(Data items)
◆ ◆ ◆ ◆ ◆

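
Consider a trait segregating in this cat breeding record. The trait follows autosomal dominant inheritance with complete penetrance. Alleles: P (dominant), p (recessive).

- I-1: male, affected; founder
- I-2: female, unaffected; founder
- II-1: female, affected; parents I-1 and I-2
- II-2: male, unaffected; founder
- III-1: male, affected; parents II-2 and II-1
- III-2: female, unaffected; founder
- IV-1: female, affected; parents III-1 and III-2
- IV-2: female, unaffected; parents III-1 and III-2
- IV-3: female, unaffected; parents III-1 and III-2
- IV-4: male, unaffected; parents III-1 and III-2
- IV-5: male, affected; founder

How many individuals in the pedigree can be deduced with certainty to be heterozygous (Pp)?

3

Obligate heterozygotes: II-1 is affected so carries P and received p from I-2 (pp), so II-1 is Pp; III-1 is affected so carries P and received p from II-2 (pp), so III-1 is Pp; IV-1 is affected so carries P and received p from III-2 (pp), so IV-1 is Pp.
Every other individual is either homozygous by phenotype or has at least one consistent homozygous assignment, so the count is 3.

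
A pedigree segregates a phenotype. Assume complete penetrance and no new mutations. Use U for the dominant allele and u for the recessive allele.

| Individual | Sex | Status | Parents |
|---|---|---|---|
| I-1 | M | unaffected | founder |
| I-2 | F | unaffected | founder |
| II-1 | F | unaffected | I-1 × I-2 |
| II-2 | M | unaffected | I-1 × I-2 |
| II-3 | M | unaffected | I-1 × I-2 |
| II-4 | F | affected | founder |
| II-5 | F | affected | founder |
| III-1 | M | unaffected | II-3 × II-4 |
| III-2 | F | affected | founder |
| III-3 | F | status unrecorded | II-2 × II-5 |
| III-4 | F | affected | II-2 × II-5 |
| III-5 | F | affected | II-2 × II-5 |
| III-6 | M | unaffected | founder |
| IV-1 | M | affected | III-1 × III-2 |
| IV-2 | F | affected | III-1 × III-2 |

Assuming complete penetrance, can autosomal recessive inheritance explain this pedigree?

A consistent assignment under autosomal recessive exists: I-1 UU, I-2 Uu, II-1 UU, II-2 Uu, II-3 UU, II-4 uu, II-5 uu, III-1 Uu, III-2 uu, III-3 Uu, III-4 uu, III-5 uu, III-6 UU, IV-1 uu, IV-2 uu.
In this assignment every recorded phenotype matches its genotype and every non-founder's genotype is obtainable from its parents' genotypes, so the pedigree is consistent.

Yes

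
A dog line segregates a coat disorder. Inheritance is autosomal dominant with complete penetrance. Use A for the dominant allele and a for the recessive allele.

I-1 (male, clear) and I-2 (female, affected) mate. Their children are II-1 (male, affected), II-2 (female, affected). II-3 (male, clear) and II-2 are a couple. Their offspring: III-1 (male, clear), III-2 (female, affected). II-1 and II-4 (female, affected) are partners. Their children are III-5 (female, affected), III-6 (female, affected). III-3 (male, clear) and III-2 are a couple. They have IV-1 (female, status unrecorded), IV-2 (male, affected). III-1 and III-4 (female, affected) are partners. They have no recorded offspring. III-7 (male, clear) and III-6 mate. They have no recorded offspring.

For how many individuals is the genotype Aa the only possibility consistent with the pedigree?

4

Obligate heterozygotes: II-1 is affected so carries A and received a from I-1 (aa), so II-1 is Aa; II-2 is affected so carries A and received a from I-1 (aa), so II-2 is Aa; III-2 is affected so carries A and received a from II-3 (aa), so III-2 is Aa; IV-2 is affected so carries A and received a from III-3 (aa), so IV-2 is Aa.
Every other individual is either homozygous by phenotype or has at least one consistent homozygous assignment, so the count is 4.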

◆ ◆ ◆ ◆ ◆

* TASK PROMPT *
Please give an exact copy of every entry.

* SOLUTION *
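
Consider a trait segregating in this cat breeding record. The trait follows autosomal dominant inheritance with complete penetrance. Alleles: P (dominant), p (recessive).

- I-1: male, affected; founder
- I-2: female, unaffected; founder
- II-1: female, affected; parents I-1 and I-2
- II-2: male, unaffected; founder
- III-1: male, affected; parents II-2 and II-1
- III-2: female, unaffected; founder
- IV-1: female, affected; parents III-1 and III-2
- IV-2: female, unaffected; parents III-1 and III-2
- IV-3: female, unaffected; parents III-1 and III-2
- IV-4: male, unaffected; parents III-1 and III-2
- IV-5: male, affected; founder

How many individuals in the pedigree can be deduced with certainty to be heterozygous (Pp)?

3

Obligate heterozygotes: II-1 is affected so carries P and received p from I-2 (pp), so II-1 is Pp; III-1 is affected so carries P and received p from II-2 (pp), so III-1 is Pp; IV-1 is affected so carries P and received p from III-2 (pp), so IV-1 is Pp.
Every other individual is either homozygous by phenotype or has at least one consistent homozygous assignment, so the count is 3.

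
A pedigree segregates a phenotype. Assume complete penetrance and no new mutations. Use U for the dominant allele and u for the recessive allele.

| Individual | Sex | Status | Parents |
|---|---|---|---|
| I-1 | M | unaffected | founder |
| I-2 | F | unaffected | founder |
| II-1 | F | unaffected | I-1 × I-2 |
| II-2 | M | unaffected | I-1 × I-2 |
| II-3 | M | unaffected | I-1 × I-2 |
| II-4 | F | affected | founder |
| II-5 | F | affected | founder |
| III-1 | M | unaffected | II-3 × II-4 |
| III-2 | F | affected | founder |
| III-3 | F | status unrecorded | II-2 × II-5 |
| III-4 | F | affected | II-2 × II-5 |
| III-5 | F | affected | II-2 × II-5 |
| III-6 | M | unaffected | founder |
| IV-1 | M | affected | III-1 × III-2 |
| IV-2 | F | affected | III-1 × III-2 |

Assuming complete penetrance, can autosomal recessive inheritance explain this pedigree?

A consistent assignment under autosomal recessive exists: I-1 UU, I-2 Uu, II-1 UU, II-2 Uu, II-3 UU, II-4 uu, II-5 uu, III-1 Uu, III-2 uu, III-3 Uu, III-4 uu, III-5 uu, III-6 UU, IV-1 uu, IV-2 uu.
In this assignment every recorded phenotype matches its genotype and every non-founder's genotype is obtainable from its parents' genotypes, so the pedigree is consistent.

Yes

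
A dog line segregates a coat disorder. Inheritance is autosomal dominant with complete penetrance. Use A for the dominant allele and a for the recessive allele.

I-1 (male, clear) and I-2 (female, affected) mate. Their children are II-1 (male, affected), II-2 (female, affected). II-3 (male, clear) and II-2 are a couple. Their offspring: III-1 (male, clear), III-2 (female, affected). II-1 and II-4 (female, affected) are partners. Their children are III-5 (female, affected), III-6 (female, affected). III-3 (male, clear) and III-2 are a couple. They have IV-1 (female, status unrecorded), IV-2 (male, affected). III-1 and III-4 (female, affected) are partners. They have no recorded offspring. III-7 (male, clear) and III-6 mate. They have no recorded offspring.

For how many individuals is the genotype Aa the only possibility consistent with the pedigree?

4

Obligate heterozygotes: II-1 is affected so carries A and received a from I-1 (aa), so II-1 is Aa; II-2 is affected so carries A and received a from I-1 (aa), so II-2 is Aa; III-2 is affected so carries A and received a from II-3 (aa), so III-2 is Aa; IV-2 is affected so carries A and received a from III-3 (aa), so IV-2 is Aa.
Every other individual is either homozygous by phenotype or has at least one consistent homozygous assignment, so the count is 4.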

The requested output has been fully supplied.